■ **Work instructions**: Please repeat the records, word for word and without gaps.

(Saved data entries)
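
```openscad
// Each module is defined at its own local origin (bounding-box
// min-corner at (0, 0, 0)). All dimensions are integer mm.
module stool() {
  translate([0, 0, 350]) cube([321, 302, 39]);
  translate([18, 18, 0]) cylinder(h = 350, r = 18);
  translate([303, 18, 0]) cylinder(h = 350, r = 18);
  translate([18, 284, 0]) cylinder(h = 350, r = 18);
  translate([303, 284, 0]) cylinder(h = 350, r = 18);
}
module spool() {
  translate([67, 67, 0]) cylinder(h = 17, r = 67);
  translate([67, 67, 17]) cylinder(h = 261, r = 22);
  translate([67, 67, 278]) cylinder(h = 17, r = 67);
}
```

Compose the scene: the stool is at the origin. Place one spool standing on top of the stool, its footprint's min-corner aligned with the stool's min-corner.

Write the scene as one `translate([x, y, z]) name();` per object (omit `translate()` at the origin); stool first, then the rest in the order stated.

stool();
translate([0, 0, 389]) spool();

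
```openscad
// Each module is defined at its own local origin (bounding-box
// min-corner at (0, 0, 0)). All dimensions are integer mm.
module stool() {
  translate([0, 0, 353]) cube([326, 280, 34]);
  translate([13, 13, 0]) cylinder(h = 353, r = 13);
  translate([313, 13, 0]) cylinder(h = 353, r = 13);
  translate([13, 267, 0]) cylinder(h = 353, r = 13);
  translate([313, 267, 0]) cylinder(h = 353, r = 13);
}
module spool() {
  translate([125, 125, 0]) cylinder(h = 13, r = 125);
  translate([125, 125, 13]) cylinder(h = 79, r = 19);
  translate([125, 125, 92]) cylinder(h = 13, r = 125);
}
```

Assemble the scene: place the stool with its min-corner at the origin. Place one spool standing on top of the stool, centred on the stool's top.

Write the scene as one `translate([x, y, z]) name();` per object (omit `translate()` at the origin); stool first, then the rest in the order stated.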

■ **Output of the task**:
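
```openscad
// Each module is defined at its own local origin (bounding-box
// min-corner at (0, 0, 0)). All dimensions are integer mm.
module stool() {
  translate([0, 0, 350]) cube([321, 302, 39]);
  translate([18, 18, 0]) cylinder(h = 350, r = 18);
  translate([303, 18, 0]) cylinder(h = 350, r = 18);
  translate([18, 284, 0]) cylinder(h = 350, r = 18);
  translate([303, 284, 0]) cylinder(h = 350, r = 18);
}
module spool() {
  translate([67, 67, 0]) cylinder(h = 17, r = 67);
  translate([67, 67, 17]) cylinder(h = 261, r = 22);
  translate([67, 67, 278]) cylinder(h = 17, r = 67);
}
```

Compose the scene: the stool is at the origin. Place one spool standing on top of the stool, its footprint's min-corner aligned with the stool's min-corner.

Write the scene as one `translate([x, y, z]) name();` per object (omit `translate()` at the origin); stool first, then the rest in the order stated.

stool();
translate([0, 0, 389]) spool();

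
```openscad
// Each module is defined at its own local origin (bounding-box
// min-corner at (0, 0, 0)). All dimensions are integer mm.
module stool() {
  translate([0, 0, 353]) cube([326, 280, 34]);
  translate([13, 13, 0]) cylinder(h = 353, r = 13);
  translate([313, 13, 0]) cylinder(h = 353, r = 13);
  translate([13, 267, 0]) cylinder(h = 353, r = 13);
  translate([313, 267, 0]) cylinder(h = 353, r = 13);
}
module spool() {
  translate([125, 125, 0]) cylinder(h = 13, r = 125);
  translate([125, 125, 13]) cylinder(h = 79, r = 19);
  translate([125, 125, 92]) cylinder(h = 13, r = 125);
}
```

Assemble the scene: place the stool with its min-corner at the origin. Place one spool standing on top of the stool, centred on the stool's top.

Write the scene as one `translate([x, y, z]) name();` per object (omit `translate()` at the origin); stool first, then the rest in the order stated.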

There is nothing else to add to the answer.